• WORK INSTRUCTIONS
Give back exactly the lines of the material below, starting with the line with "Average bond enthalpies (kJ/mol): I–I" and going on through the line with "For the reaction shown, ΔH (from bond energies) is −543".

• MATERIALS PROVIDED
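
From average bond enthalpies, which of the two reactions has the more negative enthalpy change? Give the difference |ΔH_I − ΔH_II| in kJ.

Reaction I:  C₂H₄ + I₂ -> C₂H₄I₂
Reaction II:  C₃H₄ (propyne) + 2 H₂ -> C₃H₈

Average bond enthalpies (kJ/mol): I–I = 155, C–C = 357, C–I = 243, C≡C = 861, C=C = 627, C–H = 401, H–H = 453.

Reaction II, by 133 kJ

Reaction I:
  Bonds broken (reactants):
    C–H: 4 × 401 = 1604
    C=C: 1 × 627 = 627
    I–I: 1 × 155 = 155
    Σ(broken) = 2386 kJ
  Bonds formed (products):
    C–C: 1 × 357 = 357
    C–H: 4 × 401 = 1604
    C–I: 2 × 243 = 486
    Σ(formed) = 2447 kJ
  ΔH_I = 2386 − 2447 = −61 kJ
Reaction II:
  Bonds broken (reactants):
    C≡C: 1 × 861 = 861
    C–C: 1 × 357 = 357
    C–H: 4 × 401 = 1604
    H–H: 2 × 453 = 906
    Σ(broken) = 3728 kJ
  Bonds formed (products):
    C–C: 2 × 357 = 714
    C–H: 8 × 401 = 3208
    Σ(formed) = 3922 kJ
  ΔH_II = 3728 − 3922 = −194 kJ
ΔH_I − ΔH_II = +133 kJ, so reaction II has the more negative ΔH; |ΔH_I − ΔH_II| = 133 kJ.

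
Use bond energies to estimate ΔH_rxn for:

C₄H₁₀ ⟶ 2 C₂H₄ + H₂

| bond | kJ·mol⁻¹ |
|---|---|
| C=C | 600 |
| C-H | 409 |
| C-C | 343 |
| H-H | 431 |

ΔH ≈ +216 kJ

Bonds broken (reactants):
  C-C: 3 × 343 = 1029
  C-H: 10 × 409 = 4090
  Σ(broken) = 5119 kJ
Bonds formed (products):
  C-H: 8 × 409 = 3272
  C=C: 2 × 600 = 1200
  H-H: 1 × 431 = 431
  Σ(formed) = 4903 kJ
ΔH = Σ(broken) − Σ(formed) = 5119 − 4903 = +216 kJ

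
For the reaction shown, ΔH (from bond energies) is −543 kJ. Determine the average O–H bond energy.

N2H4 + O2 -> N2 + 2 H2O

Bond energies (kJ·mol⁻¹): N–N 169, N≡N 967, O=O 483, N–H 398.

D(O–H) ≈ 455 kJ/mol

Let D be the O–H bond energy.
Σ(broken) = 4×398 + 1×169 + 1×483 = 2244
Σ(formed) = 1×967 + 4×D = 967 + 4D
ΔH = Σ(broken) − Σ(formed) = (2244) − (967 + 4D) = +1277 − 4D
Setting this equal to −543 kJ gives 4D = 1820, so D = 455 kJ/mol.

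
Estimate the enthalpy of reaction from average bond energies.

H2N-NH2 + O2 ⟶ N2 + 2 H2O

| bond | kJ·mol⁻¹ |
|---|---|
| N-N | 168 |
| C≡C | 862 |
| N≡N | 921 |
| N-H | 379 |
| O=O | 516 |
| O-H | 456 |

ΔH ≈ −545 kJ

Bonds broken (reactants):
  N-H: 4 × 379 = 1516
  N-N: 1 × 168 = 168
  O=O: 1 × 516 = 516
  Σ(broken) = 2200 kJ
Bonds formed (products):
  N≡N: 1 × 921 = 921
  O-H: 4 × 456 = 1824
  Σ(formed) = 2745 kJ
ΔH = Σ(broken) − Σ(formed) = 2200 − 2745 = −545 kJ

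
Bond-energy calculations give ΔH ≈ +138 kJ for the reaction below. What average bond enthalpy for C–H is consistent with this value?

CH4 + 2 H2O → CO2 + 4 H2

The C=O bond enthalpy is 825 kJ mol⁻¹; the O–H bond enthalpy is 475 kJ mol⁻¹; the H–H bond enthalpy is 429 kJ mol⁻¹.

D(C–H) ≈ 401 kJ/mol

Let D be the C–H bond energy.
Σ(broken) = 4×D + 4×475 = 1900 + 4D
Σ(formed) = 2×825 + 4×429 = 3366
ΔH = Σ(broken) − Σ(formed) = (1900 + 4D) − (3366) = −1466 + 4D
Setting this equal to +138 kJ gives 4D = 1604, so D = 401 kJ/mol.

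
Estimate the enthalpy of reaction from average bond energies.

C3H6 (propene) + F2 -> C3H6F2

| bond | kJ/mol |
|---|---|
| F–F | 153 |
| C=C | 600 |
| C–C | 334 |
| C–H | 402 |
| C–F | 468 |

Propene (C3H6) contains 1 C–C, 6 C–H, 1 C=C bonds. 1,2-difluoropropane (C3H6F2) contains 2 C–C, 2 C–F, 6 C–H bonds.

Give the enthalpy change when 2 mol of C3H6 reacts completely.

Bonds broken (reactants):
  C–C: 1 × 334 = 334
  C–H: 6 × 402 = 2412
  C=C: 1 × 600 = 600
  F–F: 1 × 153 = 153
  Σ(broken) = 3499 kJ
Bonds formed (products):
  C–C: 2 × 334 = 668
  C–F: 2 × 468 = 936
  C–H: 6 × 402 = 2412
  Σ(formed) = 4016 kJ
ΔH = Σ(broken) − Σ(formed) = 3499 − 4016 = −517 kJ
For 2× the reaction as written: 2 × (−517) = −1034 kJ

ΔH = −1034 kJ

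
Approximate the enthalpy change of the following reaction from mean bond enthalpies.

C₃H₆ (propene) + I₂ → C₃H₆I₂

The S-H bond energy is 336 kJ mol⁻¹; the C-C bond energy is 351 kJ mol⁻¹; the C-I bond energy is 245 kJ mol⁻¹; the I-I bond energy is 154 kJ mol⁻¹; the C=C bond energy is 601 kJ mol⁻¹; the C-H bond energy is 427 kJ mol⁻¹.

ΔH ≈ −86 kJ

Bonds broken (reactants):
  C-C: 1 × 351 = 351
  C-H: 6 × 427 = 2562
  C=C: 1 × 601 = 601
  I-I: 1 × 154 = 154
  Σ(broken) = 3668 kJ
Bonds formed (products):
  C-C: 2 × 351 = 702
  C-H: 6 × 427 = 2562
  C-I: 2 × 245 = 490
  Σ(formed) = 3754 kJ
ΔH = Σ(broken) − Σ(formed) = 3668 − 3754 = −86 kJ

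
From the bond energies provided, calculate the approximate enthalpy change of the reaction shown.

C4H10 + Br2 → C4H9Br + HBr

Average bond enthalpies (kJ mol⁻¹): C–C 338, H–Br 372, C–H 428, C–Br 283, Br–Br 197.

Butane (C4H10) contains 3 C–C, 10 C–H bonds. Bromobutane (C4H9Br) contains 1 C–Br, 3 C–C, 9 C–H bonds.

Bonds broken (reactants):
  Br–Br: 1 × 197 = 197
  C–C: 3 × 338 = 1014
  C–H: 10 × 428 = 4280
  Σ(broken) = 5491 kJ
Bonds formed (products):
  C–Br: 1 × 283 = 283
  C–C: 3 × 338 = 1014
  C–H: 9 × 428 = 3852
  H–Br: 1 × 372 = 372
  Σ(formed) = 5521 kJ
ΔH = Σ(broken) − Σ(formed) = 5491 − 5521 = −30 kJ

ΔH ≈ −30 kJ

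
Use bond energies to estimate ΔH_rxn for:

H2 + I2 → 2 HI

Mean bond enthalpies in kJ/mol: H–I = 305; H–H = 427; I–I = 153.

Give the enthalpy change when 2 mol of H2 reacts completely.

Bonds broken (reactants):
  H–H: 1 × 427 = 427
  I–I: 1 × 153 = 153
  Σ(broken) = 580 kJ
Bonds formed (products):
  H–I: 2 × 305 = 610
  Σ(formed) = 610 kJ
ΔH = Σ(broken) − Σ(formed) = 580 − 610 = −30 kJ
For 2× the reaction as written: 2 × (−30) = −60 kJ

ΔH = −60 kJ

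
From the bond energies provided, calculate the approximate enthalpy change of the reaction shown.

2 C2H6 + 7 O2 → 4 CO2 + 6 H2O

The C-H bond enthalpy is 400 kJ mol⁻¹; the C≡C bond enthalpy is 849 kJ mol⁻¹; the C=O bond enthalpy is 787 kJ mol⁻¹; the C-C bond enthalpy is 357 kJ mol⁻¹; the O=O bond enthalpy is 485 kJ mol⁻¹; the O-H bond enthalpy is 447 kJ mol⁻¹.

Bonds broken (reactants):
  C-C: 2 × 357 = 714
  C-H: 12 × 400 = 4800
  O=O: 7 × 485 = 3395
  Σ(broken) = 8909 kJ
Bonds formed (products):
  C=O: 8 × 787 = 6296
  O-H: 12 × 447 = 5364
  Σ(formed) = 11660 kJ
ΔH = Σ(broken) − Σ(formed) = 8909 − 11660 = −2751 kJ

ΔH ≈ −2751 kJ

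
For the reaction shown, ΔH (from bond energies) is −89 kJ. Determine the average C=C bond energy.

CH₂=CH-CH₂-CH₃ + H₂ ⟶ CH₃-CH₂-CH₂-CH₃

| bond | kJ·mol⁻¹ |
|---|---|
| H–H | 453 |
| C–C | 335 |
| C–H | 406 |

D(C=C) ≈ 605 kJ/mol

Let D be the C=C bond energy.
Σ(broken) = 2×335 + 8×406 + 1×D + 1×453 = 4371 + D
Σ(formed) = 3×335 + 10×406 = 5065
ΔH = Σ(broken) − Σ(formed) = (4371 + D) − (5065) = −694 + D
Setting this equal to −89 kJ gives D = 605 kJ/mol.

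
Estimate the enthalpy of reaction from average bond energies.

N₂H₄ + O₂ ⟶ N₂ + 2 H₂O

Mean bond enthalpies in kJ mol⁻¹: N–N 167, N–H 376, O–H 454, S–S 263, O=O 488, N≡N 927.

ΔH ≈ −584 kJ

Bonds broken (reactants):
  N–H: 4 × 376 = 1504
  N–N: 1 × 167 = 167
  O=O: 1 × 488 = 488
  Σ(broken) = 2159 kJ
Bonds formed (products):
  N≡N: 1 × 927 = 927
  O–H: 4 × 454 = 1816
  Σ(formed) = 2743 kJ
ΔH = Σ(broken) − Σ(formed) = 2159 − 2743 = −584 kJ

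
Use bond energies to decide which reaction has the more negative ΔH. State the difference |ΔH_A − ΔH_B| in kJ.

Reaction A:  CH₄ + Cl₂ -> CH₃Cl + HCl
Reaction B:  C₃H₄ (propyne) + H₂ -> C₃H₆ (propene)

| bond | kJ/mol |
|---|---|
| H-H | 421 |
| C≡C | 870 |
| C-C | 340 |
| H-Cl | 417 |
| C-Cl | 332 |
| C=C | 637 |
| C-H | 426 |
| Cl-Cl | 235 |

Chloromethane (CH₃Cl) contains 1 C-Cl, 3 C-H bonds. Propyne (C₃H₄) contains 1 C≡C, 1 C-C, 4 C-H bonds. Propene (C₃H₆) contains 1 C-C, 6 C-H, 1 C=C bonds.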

---

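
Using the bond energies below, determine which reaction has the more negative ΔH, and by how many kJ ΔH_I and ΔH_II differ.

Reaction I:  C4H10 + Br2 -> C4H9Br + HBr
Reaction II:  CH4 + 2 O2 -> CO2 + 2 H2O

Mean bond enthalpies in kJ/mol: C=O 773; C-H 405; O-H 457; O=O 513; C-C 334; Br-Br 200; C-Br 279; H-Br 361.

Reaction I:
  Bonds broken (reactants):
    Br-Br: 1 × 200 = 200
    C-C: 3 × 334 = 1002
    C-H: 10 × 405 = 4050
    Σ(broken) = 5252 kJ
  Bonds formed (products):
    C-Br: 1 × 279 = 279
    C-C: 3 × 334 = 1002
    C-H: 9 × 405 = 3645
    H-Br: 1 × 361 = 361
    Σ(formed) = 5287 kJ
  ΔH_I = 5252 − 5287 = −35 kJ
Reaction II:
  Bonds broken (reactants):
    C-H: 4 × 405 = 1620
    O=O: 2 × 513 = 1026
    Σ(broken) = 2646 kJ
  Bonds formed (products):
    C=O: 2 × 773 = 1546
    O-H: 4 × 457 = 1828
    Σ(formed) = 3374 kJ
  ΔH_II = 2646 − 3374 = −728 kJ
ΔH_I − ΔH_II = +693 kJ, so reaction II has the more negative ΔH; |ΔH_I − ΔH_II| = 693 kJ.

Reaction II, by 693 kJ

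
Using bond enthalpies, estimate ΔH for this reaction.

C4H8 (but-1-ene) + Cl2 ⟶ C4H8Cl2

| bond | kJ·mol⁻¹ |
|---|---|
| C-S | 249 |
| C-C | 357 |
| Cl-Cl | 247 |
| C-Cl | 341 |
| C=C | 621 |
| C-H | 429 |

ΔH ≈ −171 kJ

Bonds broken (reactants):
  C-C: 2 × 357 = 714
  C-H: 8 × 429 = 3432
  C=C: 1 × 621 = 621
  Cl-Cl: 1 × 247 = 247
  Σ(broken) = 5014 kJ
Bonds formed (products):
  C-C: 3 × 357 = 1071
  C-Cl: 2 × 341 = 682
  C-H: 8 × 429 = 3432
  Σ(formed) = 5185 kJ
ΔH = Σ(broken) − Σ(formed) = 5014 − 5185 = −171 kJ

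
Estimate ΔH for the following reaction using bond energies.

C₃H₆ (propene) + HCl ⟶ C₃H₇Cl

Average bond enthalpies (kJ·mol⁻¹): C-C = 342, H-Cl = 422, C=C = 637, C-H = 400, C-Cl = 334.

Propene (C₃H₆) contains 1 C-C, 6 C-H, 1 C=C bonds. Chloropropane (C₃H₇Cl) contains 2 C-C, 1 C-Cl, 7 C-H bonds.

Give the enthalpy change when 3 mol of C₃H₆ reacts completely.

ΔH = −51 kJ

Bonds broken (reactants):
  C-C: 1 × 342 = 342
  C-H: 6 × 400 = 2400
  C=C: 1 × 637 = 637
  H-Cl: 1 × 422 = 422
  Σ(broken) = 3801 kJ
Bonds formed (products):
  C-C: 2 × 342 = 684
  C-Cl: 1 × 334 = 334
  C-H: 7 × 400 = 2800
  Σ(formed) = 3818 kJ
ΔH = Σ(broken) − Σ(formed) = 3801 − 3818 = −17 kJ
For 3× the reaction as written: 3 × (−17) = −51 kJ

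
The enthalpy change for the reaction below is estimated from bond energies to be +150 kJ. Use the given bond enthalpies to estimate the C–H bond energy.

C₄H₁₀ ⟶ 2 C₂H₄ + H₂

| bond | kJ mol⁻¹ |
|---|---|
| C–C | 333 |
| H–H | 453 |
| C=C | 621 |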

• SOLUTION
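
Average bond enthalpies (kJ/mol): I–I = 155, C–C = 357, C–I = 243, C≡C = 861, C=C = 627, C–H = 401, H–H = 453.

Reaction II, by 133 kJ

Reaction I:
  Bonds broken (reactants):
    C–H: 4 × 401 = 1604
    C=C: 1 × 627 = 627
    I–I: 1 × 155 = 155
    Σ(broken) = 2386 kJ
  Bonds formed (products):
    C–C: 1 × 357 = 357
    C–H: 4 × 401 = 1604
    C–I: 2 × 243 = 486
    Σ(formed) = 2447 kJ
  ΔH_I = 2386 − 2447 = −61 kJ
Reaction II:
  Bonds broken (reactants):
    C≡C: 1 × 861 = 861
    C–C: 1 × 357 = 357
    C–H: 4 × 401 = 1604
    H–H: 2 × 453 = 906
    Σ(broken) = 3728 kJ
  Bonds formed (products):
    C–C: 2 × 357 = 714
    C–H: 8 × 401 = 3208
    Σ(formed) = 3922 kJ
  ΔH_II = 3728 − 3922 = −194 kJ
ΔH_I − ΔH_II = +133 kJ, so reaction II has the more negative ΔH; |ΔH_I − ΔH_II| = 133 kJ.

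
Use bond energies to estimate ΔH_rxn for:

C₄H₁₀ ⟶ 2 C₂H₄ + H₂

| bond | kJ·mol⁻¹ |
|---|---|
| C=C | 600 |
| C-H | 409 |
| C-C | 343 |
| H-H | 431 |

ΔH ≈ +216 kJ

Bonds broken (reactants):
  C-C: 3 × 343 = 1029
  C-H: 10 × 409 = 4090
  Σ(broken) = 5119 kJ
Bonds formed (products):
  C-H: 8 × 409 = 3272
  C=C: 2 × 600 = 1200
  H-H: 1 × 431 = 431
  Σ(formed) = 4903 kJ
ΔH = Σ(broken) − Σ(formed) = 5119 − 4903 = +216 kJ

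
For the reaction shown, ΔH (from bond energies) is −543 kJ. Determine the average O–H bond energy.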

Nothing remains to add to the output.